[WORKING DATA]

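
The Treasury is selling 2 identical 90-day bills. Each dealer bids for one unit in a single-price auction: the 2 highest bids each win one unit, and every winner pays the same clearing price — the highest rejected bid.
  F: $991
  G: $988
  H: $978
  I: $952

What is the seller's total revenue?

Total revenue: $1,956

Ordering the bids: 991 (F), 988 (G), 978 (H), 952 (I)
The 2 highest are F, G.
First losing bid is H's $978, which sets the uniform price.
Total revenue = 2 × $978 = $1,956.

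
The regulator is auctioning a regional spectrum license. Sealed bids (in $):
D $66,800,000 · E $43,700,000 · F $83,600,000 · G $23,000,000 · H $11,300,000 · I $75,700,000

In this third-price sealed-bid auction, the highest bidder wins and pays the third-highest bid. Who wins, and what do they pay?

F pays $66,800,000

Rule: the highest bidder wins and pays the third-highest bid.
Bids ranked: 83,600,000 (F) > 75,700,000 (I) > 66,800,000 (D) > 43,700,000 (E) > 23,000,000 (G) > 11,300,000 (H)
F is highest; pays the third-highest bid, $66,800,000.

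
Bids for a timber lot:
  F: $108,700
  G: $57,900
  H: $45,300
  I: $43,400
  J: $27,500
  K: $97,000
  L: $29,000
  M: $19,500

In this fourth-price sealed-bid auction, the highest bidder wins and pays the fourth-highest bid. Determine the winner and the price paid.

Bids ranked: 108,700 (F) > 97,000 (K) > 57,900 (G) > 45,300 (H) > 43,400 (I) > 29,000 (L) > …
F wins; payment is bid #4 in the ranking = $45,300.

F pays $45,300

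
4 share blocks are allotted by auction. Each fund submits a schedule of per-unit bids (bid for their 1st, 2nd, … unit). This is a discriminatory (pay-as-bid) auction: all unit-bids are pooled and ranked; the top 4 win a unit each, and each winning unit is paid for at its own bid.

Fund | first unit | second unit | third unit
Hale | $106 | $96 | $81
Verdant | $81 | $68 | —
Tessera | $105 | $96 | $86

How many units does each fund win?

Merging the schedules and taking the best 4: 106 (Hale-1), 105 (Tessera-1), 96 (Hale-2), 96 (Tessera-2)
Next rejected bid: $86 (not a price — pay-as-bid).
Allocation: Hale 2, Tessera 2.

Hale 2, Tessera 2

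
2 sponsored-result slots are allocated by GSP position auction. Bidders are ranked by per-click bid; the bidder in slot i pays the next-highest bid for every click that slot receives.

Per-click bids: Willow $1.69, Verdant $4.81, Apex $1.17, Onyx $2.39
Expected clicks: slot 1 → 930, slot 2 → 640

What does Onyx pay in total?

Per-click bids in order: $4.81 (Verdant) > $2.39 (Onyx) > $1.69 (Willow) > …
Onyx holds slot 2 → pays next bid $1.69 × 640 clicks = $1081.60.

Onyx pays $1081.60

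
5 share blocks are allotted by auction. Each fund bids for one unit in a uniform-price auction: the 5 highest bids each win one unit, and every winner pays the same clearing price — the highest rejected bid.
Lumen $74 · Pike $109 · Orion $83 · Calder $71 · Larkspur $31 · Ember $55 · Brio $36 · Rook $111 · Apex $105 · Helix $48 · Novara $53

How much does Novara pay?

Sorting: 111 (Rook), 109 (Pike), 105 (Apex), 83 (Orion), 74 (Lumen), 71 (Calder), 55 (Ember), …
The 5 highest are Rook, Pike, Apex, Orion, Lumen.
Clearing price = highest rejected bid = $71.
Novara does not win → pays $0.

Novara pays $0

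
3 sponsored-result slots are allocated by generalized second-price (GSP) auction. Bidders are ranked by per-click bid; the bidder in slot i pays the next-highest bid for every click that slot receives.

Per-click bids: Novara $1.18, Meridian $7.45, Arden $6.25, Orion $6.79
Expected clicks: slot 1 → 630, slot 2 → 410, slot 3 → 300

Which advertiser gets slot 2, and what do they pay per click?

Ranked by bid: $7.45 (Meridian) > $6.79 (Orion) > $6.25 (Arden) > $1.18 (Novara)
Slot 2 goes to the second-ranked bidder, Orion, who pays the next bid down: $6.25/click.

Orion; $6.25 per click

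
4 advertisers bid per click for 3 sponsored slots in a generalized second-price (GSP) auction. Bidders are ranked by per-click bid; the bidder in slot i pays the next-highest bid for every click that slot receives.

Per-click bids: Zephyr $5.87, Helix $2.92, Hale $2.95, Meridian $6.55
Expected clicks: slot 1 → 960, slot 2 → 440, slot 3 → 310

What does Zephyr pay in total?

Zephyr pays $1298.00

Ranked by bid: $6.55 (Meridian) > $5.87 (Zephyr) > $2.95 (Hale) > $2.92 (Helix)
Zephyr holds slot 2 → pays next bid $2.95 × 440 clicks = $1298.00.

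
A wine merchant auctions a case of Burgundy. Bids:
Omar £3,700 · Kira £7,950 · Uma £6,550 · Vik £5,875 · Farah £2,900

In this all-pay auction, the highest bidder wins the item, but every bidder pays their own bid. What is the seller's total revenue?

Bids ranked: 7,950 (Kira) > 6,550 (Uma) > 5,875 (Vik) > 3,700 (Omar) > 2,900 (Farah)
Every bidder forfeits their bid regardless of winning.
Revenue = 3,700 + 7,950 + 6,550 + 5,875 + 2,900 = £26,975.

Total revenue: £26,975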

[/WORKING DATA]

_EXERCISE AIM:_
The data given above must be transcribed exactly and completely.

_WRITTEN SOLUTION:_
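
The Treasury is selling 2 identical 90-day bills. Each dealer bids for one unit in a single-price auction: the 2 highest bids each win one unit, and every winner pays the same clearing price — the highest rejected bid.
  F: $991
  G: $988
  H: $978
  I: $952

What is the seller's total revenue?

Total revenue: $1,956

Ordering the bids: 991 (F), 988 (G), 978 (H), 952 (I)
The 2 highest are F, G.
First losing bid is H's $978, which sets the uniform price.
Total revenue = 2 × $978 = $1,956.

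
The regulator is auctioning a regional spectrum license. Sealed bids (in $):
D $66,800,000 · E $43,700,000 · F $83,600,000 · G $23,000,000 · H $11,300,000 · I $75,700,000

In this third-price sealed-bid auction, the highest bidder wins and pays the third-highest bid. Who wins, and what do they pay?

F pays $66,800,000

Rule: the highest bidder wins and pays the third-highest bid.
Bids ranked: 83,600,000 (F) > 75,700,000 (I) > 66,800,000 (D) > 43,700,000 (E) > 23,000,000 (G) > 11,300,000 (H)
F is highest; pays the third-highest bid, $66,800,000.

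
Bids for a timber lot:
  F: $108,700
  G: $57,900
  H: $45,300
  I: $43,400
  J: $27,500
  K: $97,000
  L: $29,000
  M: $19,500

In this fourth-price sealed-bid auction, the highest bidder wins and pays the fourth-highest bid. Determine the winner and the price paid.

Bids ranked: 108,700 (F) > 97,000 (K) > 57,900 (G) > 45,300 (H) > 43,400 (I) > 29,000 (L) > …
F wins; payment is bid #4 in the ranking = $45,300.

F pays $45,300

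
4 share blocks are allotted by auction. Each fund submits a schedule of per-unit bids (bid for their 1st, 2nd, … unit). This is a discriminatory (pay-as-bid) auction: all unit-bids are pooled and ranked; the top 4 win a unit each, and each winning unit is paid for at its own bid.

Fund | first unit | second unit | third unit
Hale | $106 | $96 | $81
Verdant | $81 | $68 | —
Tessera | $105 | $96 | $86

How many units does each fund win?

Merging the schedules and taking the best 4: 106 (Hale-1), 105 (Tessera-1), 96 (Hale-2), 96 (Tessera-2)
Next rejected bid: $86 (not a price — pay-as-bid).
Allocation: Hale 2, Tessera 2.

Hale 2, Tessera 2

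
2 sponsored-result slots are allocated by GSP position auction. Bidders are ranked by per-click bid; the bidder in slot i pays the next-highest bid for every click that slot receives.

Per-click bids: Willow $1.69, Verdant $4.81, Apex $1.17, Onyx $2.39
Expected clicks: slot 1 → 930, slot 2 → 640

What does Onyx pay in total?

Per-click bids in order: $4.81 (Verdant) > $2.39 (Onyx) > $1.69 (Willow) > …
Onyx holds slot 2 → pays next bid $1.69 × 640 clicks = $1081.60.

Onyx pays $1081.60

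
5 share blocks are allotted by auction. Each fund bids for one unit in a uniform-price auction: the 5 highest bids each win one unit, and every winner pays the same clearing price — the highest rejected bid.
Lumen $74 · Pike $109 · Orion $83 · Calder $71 · Larkspur $31 · Ember $55 · Brio $36 · Rook $111 · Apex $105 · Helix $48 · Novara $53

How much does Novara pay?

Sorting: 111 (Rook), 109 (Pike), 105 (Apex), 83 (Orion), 74 (Lumen), 71 (Calder), 55 (Ember), …
The 5 highest are Rook, Pike, Apex, Orion, Lumen.
Clearing price = highest rejected bid = $71.
Novara does not win → pays $0.

Novara pays $0

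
3 sponsored-result slots are allocated by generalized second-price (GSP) auction. Bidders are ranked by per-click bid; the bidder in slot i pays the next-highest bid for every click that slot receives.

Per-click bids: Novara $1.18, Meridian $7.45, Arden $6.25, Orion $6.79
Expected clicks: slot 1 → 630, slot 2 → 410, slot 3 → 300

Which advertiser gets slot 2, and what do they pay per click?

Ranked by bid: $7.45 (Meridian) > $6.79 (Orion) > $6.25 (Arden) > $1.18 (Novara)
Slot 2 goes to the second-ranked bidder, Orion, who pays the next bid down: $6.25/click.

Orion; $6.25 per click

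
4 advertisers bid per click for 3 sponsored slots in a generalized second-price (GSP) auction. Bidders are ranked by per-click bid; the bidder in slot i pays the next-highest bid for every click that slot receives.

Per-click bids: Zephyr $5.87, Helix $2.92, Hale $2.95, Meridian $6.55
Expected clicks: slot 1 → 960, slot 2 → 440, slot 3 → 310

What does Zephyr pay in total?

Zephyr pays $1298.00

Ranked by bid: $6.55 (Meridian) > $5.87 (Zephyr) > $2.95 (Hale) > $2.92 (Helix)
Zephyr holds slot 2 → pays next bid $2.95 × 440 clicks = $1298.00.

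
A wine merchant auctions a case of Burgundy. Bids:
Omar £3,700 · Kira £7,950 · Uma £6,550 · Vik £5,875 · Farah £2,900

In this all-pay auction, the highest bidder wins the item, but every bidder pays their own bid. What is the seller's total revenue?

Bids ranked: 7,950 (Kira) > 6,550 (Uma) > 5,875 (Vik) > 3,700 (Omar) > 2,900 (Farah)
Every bidder forfeits their bid regardless of winning.
Revenue = 3,700 + 7,950 + 6,550 + 5,875 + 2,900 = £26,975.

Total revenue: £26,975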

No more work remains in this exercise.